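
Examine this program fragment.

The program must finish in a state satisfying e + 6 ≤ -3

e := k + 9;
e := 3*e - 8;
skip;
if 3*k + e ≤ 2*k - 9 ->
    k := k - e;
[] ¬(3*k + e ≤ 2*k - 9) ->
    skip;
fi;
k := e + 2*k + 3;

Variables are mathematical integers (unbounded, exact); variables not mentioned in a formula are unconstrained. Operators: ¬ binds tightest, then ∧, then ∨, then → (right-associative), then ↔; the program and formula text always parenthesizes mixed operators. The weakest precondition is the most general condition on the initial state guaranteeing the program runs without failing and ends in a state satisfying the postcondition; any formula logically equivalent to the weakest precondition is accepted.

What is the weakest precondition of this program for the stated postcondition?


Working backward. After the program, the postcondition e + 6 ≤ -3 must hold; in canonical form it is e ≤ -9.
Before k := e + 2*k + 3: e ≤ -9
Then branch requires e ≤ -9; else branch requires e ≤ -9.
Before the if: (e + k ≤ -9 → e ≤ -9) ∧ ((¬(e + k ≤ -9)) → e ≤ -9)
Before skip: (e + k ≤ -9 → e ≤ -9) ∧ ((¬(e + k ≤ -9)) → e ≤ -9)
Before e := 3*e - 8: (3*e + k ≤ -1 → 3*e ≤ -1) ∧ ((¬(3*e + k ≤ -1)) → 3*e ≤ -1)
Before e := k + 9: (4*k ≤ -28 → 3*k ≤ -28) ∧ ((¬(4*k ≤ -28)) → 3*k ≤ -28)
Answer: WP = (4*k ≤ -28 → 3*k ≤ -28) ∧ ((¬(4*k ≤ -28)) → 3*k ≤ -28)


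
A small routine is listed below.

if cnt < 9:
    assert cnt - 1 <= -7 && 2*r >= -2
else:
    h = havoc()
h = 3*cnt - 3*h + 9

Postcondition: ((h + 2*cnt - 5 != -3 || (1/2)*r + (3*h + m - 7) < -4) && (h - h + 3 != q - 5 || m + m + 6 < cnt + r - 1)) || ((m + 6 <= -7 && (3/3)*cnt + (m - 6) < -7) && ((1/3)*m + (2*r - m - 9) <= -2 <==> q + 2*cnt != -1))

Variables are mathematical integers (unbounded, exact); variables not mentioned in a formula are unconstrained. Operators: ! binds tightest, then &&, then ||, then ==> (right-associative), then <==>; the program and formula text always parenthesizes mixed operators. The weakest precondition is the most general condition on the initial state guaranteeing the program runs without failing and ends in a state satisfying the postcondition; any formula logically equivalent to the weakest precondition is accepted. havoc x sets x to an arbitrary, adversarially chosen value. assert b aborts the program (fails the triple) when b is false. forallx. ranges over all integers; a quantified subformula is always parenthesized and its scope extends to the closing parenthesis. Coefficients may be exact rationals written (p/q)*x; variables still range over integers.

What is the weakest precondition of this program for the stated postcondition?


Working backward. After the program, the postcondition ((h + 2*cnt - 5 != -3 || (1/2)*r + (3*h + m - 7) < -4) && (h - h + 3 != q - 5 || m + m + 6 < cnt + r - 1)) || ((m + 6 <= -7 && (3/3)*cnt + (m - 6) < -7) && ((1/3)*m + (2*r - m - 9) <= -2 <==> q + 2*cnt != -1)) must hold; in canonical form it is ((2*cnt + h != 2 || 3*h + m + (1/2)*r < 3) && (q != 8 || 2*m < cnt + r - 7)) || (m <= -13 && cnt + m < -1 && (2*r <= (2/3)*m + 7 <==> 2*cnt + q != -1)).
Before h := 3*cnt - 3*h + 9: ((5*cnt != 3*h - 7 || 9*cnt + m + (1/2)*r < 9*h - 24) && (q != 8 || 2*m < cnt + r - 7)) || (m <= -13 && cnt + m < -1 && (2*r <= (2/3)*m + 7 <==> 2*cnt + q != -1))
Then branch requires cnt <= -6 && 2*r >= -2 && (((5*cnt != 3*h - 7 || 9*cnt + m + (1/2)*r < 9*h - 24) && (q != 8 || 2*m < cnt + r - 7)) || (m <= -13 && cnt + m < -1 && (2*r <= (2/3)*m + 7 <==> 2*cnt + q != -1))); else branch requires forall h_1. (((5*cnt != 3*h_1 - 7 || 9*cnt + m + (1/2)*r < 9*h_1 - 24) && (q != 8 || 2*m < cnt + r - 7)) || (m <= -13 && cnt + m < -1 && (2*r <= (2/3)*m + 7 <==> 2*cnt + q != -1))).
Before the if: (cnt < 9 ==> (cnt <= -6 && 2*r >= -2 && (((5*cnt != 3*h - 7 || 9*cnt + m + (1/2)*r < 9*h - 24) && (q != 8 || 2*m < cnt + r - 7)) || (m <= -13 && cnt + m < -1 && (2*r <= (2/3)*m + 7 <==> 2*cnt + q != -1))))) && ((!(cnt < 9)) ==> (forall h_1. (((5*cnt != 3*h_1 - 7 || 9*cnt + m + (1/2)*r < 9*h_1 - 24) && (q != 8 || 2*m < cnt + r - 7)) || (m <= -13 && cnt + m < -1 && (2*r <= (2/3)*m + 7 <==> 2*cnt + q != -1)))))
Answer: WP = (cnt < 9 ==> (cnt <= -6 && 2*r >= -2 && (((5*cnt != 3*h - 7 || 9*cnt + m + (1/2)*r < 9*h - 24) && (q != 8 || 2*m < cnt + r - 7)) || (m <= -13 && cnt + m < -1 && (2*r <= (2/3)*m + 7 <==> 2*cnt + q != -1))))) && ((!(cnt < 9)) ==> (forall h_1. (((5*cnt != 3*h_1 - 7 || 9*cnt + m + (1/2)*r < 9*h_1 - 24) && (q != 8 || 2*m < cnt + r - 7)) || (m <= -13 && cnt + m < -1 && (2*r <= (2/3)*m + 7 <==> 2*cnt + q != -1)))))


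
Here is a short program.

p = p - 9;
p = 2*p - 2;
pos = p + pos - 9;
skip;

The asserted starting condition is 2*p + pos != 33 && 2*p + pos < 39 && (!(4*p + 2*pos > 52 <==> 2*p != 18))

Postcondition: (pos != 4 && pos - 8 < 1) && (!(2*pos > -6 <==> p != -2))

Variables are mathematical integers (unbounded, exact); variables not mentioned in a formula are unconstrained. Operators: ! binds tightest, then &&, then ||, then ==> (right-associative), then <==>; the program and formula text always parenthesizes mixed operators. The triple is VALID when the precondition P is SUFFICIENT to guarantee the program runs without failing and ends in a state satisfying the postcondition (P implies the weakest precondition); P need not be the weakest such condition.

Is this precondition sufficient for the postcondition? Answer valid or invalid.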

_ABOUT THIS EXERCISE_. Using the material above, work out how many lines contain the string "havoc". Give that number alone.

_TASK RESULT_. 2